## THE TASK
Retype the whole of the data exactly.

———

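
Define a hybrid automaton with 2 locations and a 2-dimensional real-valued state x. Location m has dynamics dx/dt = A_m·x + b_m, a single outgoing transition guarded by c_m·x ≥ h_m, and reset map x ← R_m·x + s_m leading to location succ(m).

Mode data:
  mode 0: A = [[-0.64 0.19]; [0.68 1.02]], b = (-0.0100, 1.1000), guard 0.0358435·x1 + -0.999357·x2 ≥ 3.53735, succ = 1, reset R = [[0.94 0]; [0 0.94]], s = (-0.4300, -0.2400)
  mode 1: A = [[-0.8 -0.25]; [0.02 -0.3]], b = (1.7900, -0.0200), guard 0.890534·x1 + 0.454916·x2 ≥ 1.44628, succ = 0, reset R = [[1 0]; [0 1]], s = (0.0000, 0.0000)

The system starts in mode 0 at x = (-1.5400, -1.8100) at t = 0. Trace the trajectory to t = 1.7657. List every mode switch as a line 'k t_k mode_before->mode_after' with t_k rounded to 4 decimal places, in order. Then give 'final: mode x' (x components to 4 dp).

Mode 0: guard c·x = 3.5373 hit at Δt = 0.7131 (t = 0.7131), x⁻ = (-1.2718, -3.5852) → reset → x⁺ = (-1.6254, -3.6101), jump to mode 1
Mode 1: flow for 1.0526 to horizon, guard not reached → x = (1.1146, -2.6502)

1 0.7131 0->1
final: 1 1.1146 -2.6502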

———

## TASK OUTPUT
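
Define a hybrid automaton with 2 locations and a 2-dimensional real-valued state x. Location m has dynamics dx/dt = A_m·x + b_m, a single outgoing transition guarded by c_m·x ≥ h_m, and reset map x ← R_m·x + s_m leading to location succ(m).

Mode data:
  mode 0: A = [[-0.64 0.19]; [0.68 1.02]], b = (-0.0100, 1.1000), guard 0.0358435·x1 + -0.999357·x2 ≥ 3.53735, succ = 1, reset R = [[0.94 0]; [0 0.94]], s = (-0.4300, -0.2400)
  mode 1: A = [[-0.8 -0.25]; [0.02 -0.3]], b = (1.7900, -0.0200), guard 0.890534·x1 + 0.454916·x2 ≥ 1.44628, succ = 0, reset R = [[1 0]; [0 1]], s = (0.0000, 0.0000)

The system starts in mode 0 at x = (-1.5400, -1.8100) at t = 0. Trace the trajectory to t = 1.7657. List every mode switch as a line 'k t_k mode_before->mode_after' with t_k rounded to 4 decimal places, in order. Then give 'final: mode x' (x components to 4 dp).

Mode 0: guard c·x = 3.5373 hit at Δt = 0.7131 (t = 0.7131), x⁻ = (-1.2718, -3.5852) → reset → x⁺ = (-1.6254, -3.6101), jump to mode 1
Mode 1: flow for 1.0526 to horizon, guard not reached → x = (1.1146, -2.6502)

1 0.7131 0->1
final: 1 1.1146 -2.6502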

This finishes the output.